Task statement: The answer must be an exact copy of every record below.

[Collected data]
====================
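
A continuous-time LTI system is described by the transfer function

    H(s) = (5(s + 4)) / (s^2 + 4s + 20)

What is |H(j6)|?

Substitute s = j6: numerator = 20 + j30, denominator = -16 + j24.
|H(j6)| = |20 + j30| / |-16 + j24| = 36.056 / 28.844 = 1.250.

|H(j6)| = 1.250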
====================
Result of this exercise:
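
A continuous-time LTI system is described by the transfer function

    H(s) = (5(s + 4)) / (s^2 + 4s + 20)

What is |H(j6)|?

Substitute s = j6: numerator = 20 + j30, denominator = -16 + j24.
|H(j6)| = |20 + j30| / |-16 + j24| = 36.056 / 28.844 = 1.250.

|H(j6)| = 1.250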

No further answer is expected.